_WORK TO BE COMPLETED_
Each entry that appears below should be restated exactly as it is.

*** EXTRACTED RECORDS ***

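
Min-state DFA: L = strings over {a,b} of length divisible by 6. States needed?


Track length mod 6: states 0..5, accept at 0
Minimal DFA: 6 states


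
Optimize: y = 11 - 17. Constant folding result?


11 - 17 = -6 at compile time
Optimized: y = -6


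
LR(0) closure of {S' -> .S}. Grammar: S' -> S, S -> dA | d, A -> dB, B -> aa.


Start: S' -> .S
For each item with dot before a nonterminal B, add B -> .γ for every B-production
Closure: [S' -> .S, S -> .dA, S -> .d]


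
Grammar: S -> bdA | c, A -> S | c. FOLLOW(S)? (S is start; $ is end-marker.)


$ ∈ FOLLOW(S). For each A -> αBβ: add FIRST(β)\{ε} to FOLLOW(B); if β nullable, add FOLLOW(A).
FOLLOW(S) = {$}


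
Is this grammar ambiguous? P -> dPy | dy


balanced d^n…y^n: each string has a unique parse
Unambiguous


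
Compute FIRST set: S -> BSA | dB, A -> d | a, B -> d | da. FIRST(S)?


Per alternative of S: FIRST(BSA) = {d}; FIRST(dB) = {d}
FIRST(S) = {d}


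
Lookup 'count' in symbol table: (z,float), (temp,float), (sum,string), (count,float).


Lookup 'count' → type float


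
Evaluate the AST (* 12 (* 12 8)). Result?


Evaluate inner: (* 12 8) = 96
Evaluate root: (* 12 96) = 1152
Result: 1152


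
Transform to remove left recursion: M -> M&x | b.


Left-recursive alternatives: M&x; non-recursive: b
Introduce M': M -> bM', M' -> &xM' | ε


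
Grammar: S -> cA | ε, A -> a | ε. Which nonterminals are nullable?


A nonterminal is nullable iff some alternative derives ε (directly, or every symbol in it is nullable)
Nullable: {A, S}


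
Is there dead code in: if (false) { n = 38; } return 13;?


condition is constant false, so the whole block is unreachable
Dead: 'if (false) { n = 38; }'


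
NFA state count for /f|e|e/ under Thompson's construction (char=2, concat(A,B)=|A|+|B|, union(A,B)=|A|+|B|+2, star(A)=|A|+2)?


Syntax tree has 3 char leaf(s), 2 union(s), 0 star(s)
chars contribute 3×2 = 6; each union adds +2; each star adds +2
Total: 6 + 4 + 0 = 10 states


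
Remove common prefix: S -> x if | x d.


Common prefix: 'x'
Factored: S -> x S', S' -> if | d


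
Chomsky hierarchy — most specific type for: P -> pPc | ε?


Single nonterminal LHS, but p^n c^n is not regular
Classification: Type 2 (Context-Free)


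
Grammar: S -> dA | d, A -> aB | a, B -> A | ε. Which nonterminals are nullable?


A nonterminal is nullable iff some alternative derives ε (directly, or every symbol in it is nullable)
Nullable: {B}


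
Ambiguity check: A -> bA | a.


right-linear, alternatives start with distinct terminals 'b' vs 'a': unique leftmost derivation
Unambiguous


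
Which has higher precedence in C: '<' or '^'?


'<' is relational (level 7); '^' is bitwise XOR (level 4)
Higher level binds tighter
'<' has higher precedence than '^'


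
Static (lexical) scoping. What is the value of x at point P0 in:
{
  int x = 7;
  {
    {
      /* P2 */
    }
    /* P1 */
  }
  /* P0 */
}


x declared in the same block as P0
x = 7


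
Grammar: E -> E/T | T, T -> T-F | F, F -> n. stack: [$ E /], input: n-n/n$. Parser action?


no handle ('E/' is not any RHS); shift 'n'
Action: shift


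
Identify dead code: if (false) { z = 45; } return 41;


condition is constant false, so the whole block is unreachable
Dead: 'if (false) { z = 45; }'


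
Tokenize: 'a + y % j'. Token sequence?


Scan left to right, longest-match per lexeme
Tokens: ID(a), OP(+), ID(y), OP(%), ID(j)


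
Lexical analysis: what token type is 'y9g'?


Pattern: letter/underscore followed by alphanumerics, not a keyword
Type: IDENTIFIER


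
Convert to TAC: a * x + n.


Break into single-operator statements:
t1 = a * x
t2 = t1 + n


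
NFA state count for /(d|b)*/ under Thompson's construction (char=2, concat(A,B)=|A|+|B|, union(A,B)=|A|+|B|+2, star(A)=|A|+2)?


Syntax tree has 2 char leaf(s), 1 union(s), 1 star(s)
chars contribute 2×2 = 4; each union adds +2; each star adds +2
Total: 4 + 2 + 2 = 8 states


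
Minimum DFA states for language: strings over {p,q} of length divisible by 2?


Track length mod 2: states 0..1, accept at 0
Minimal DFA: 2 states


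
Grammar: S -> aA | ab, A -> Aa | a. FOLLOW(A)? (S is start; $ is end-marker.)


$ ∈ FOLLOW(S). For each A -> αBβ: add FIRST(β)\{ε} to FOLLOW(B); if β nullable, add FOLLOW(A).
FOLLOW(A) = {$, a}


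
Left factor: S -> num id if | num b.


Common prefix: 'num'
Factored: S -> num S', S' -> id if | b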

***

_RESULT FOR THIS EXERCISE_
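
Min-state DFA: L = strings over {a,b} of length divisible by 6. States needed?


Track length mod 6: states 0..5, accept at 0
Minimal DFA: 6 states


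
Optimize: y = 11 - 17. Constant folding result?


11 - 17 = -6 at compile time
Optimized: y = -6


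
LR(0) closure of {S' -> .S}. Grammar: S' -> S, S -> dA | d, A -> dB, B -> aa.


Start: S' -> .S
For each item with dot before a nonterminal B, add B -> .γ for every B-production
Closure: [S' -> .S, S -> .dA, S -> .d]


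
Grammar: S -> bdA | c, A -> S | c. FOLLOW(S)? (S is start; $ is end-marker.)


$ ∈ FOLLOW(S). For each A -> αBβ: add FIRST(β)\{ε} to FOLLOW(B); if β nullable, add FOLLOW(A).
FOLLOW(S) = {$}


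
Is this grammar ambiguous? P -> dPy | dy


balanced d^n…y^n: each string has a unique parse
Unambiguous


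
Compute FIRST set: S -> BSA | dB, A -> d | a, B -> d | da. FIRST(S)?


Per alternative of S: FIRST(BSA) = {d}; FIRST(dB) = {d}
FIRST(S) = {d}


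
Lookup 'count' in symbol table: (z,float), (temp,float), (sum,string), (count,float).


Lookup 'count' → type float


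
Evaluate the AST (* 12 (* 12 8)). Result?


Evaluate inner: (* 12 8) = 96
Evaluate root: (* 12 96) = 1152
Result: 1152


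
Transform to remove left recursion: M -> M&x | b.


Left-recursive alternatives: M&x; non-recursive: b
Introduce M': M -> bM', M' -> &xM' | ε


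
Grammar: S -> cA | ε, A -> a | ε. Which nonterminals are nullable?


A nonterminal is nullable iff some alternative derives ε (directly, or every symbol in it is nullable)
Nullable: {A, S}


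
Is there dead code in: if (false) { n = 38; } return 13;?


condition is constant false, so the whole block is unreachable
Dead: 'if (false) { n = 38; }'


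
NFA state count for /f|e|e/ under Thompson's construction (char=2, concat(A,B)=|A|+|B|, union(A,B)=|A|+|B|+2, star(A)=|A|+2)?


Syntax tree has 3 char leaf(s), 2 union(s), 0 star(s)
chars contribute 3×2 = 6; each union adds +2; each star adds +2
Total: 6 + 4 + 0 = 10 states


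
Remove common prefix: S -> x if | x d.


Common prefix: 'x'
Factored: S -> x S', S' -> if | d


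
Chomsky hierarchy — most specific type for: P -> pPc | ε?


Single nonterminal LHS, but p^n c^n is not regular
Classification: Type 2 (Context-Free)


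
Grammar: S -> dA | d, A -> aB | a, B -> A | ε. Which nonterminals are nullable?


A nonterminal is nullable iff some alternative derives ε (directly, or every symbol in it is nullable)
Nullable: {B}


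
Ambiguity check: A -> bA | a.


right-linear, alternatives start with distinct terminals 'b' vs 'a': unique leftmost derivation
Unambiguous


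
Which has higher precedence in C: '<' or '^'?


'<' is relational (level 7); '^' is bitwise XOR (level 4)
Higher level binds tighter
'<' has higher precedence than '^'


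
Static (lexical) scoping. What is the value of x at point P0 in:
{
  int x = 7;
  {
    {
      /* P2 */
    }
    /* P1 */
  }
  /* P0 */
}


x declared in the same block as P0
x = 7


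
Grammar: E -> E/T | T, T -> T-F | F, F -> n. stack: [$ E /], input: n-n/n$. Parser action?


no handle ('E/' is not any RHS); shift 'n'
Action: shift


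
Identify dead code: if (false) { z = 45; } return 41;


condition is constant false, so the whole block is unreachable
Dead: 'if (false) { z = 45; }'


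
Tokenize: 'a + y % j'. Token sequence?


Scan left to right, longest-match per lexeme
Tokens: ID(a), OP(+), ID(y), OP(%), ID(j)


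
Lexical analysis: what token type is 'y9g'?


Pattern: letter/underscore followed by alphanumerics, not a keyword
Type: IDENTIFIER


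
Convert to TAC: a * x + n.


Break into single-operator statements:
t1 = a * x
t2 = t1 + n


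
NFA state count for /(d|b)*/ under Thompson's construction (char=2, concat(A,B)=|A|+|B|, union(A,B)=|A|+|B|+2, star(A)=|A|+2)?


Syntax tree has 2 char leaf(s), 1 union(s), 1 star(s)
chars contribute 2×2 = 4; each union adds +2; each star adds +2
Total: 4 + 2 + 2 = 8 states


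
Minimum DFA states for language: strings over {p,q} of length divisible by 2?


Track length mod 2: states 0..1, accept at 0
Minimal DFA: 2 states


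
Grammar: S -> aA | ab, A -> Aa | a. FOLLOW(A)? (S is start; $ is end-marker.)


$ ∈ FOLLOW(S). For each A -> αBβ: add FIRST(β)\{ε} to FOLLOW(B); if β nullable, add FOLLOW(A).
FOLLOW(A) = {$, a}


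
Left factor: S -> num id if | num b.


Common prefix: 'num'
Factored: S -> num S', S' -> id if | b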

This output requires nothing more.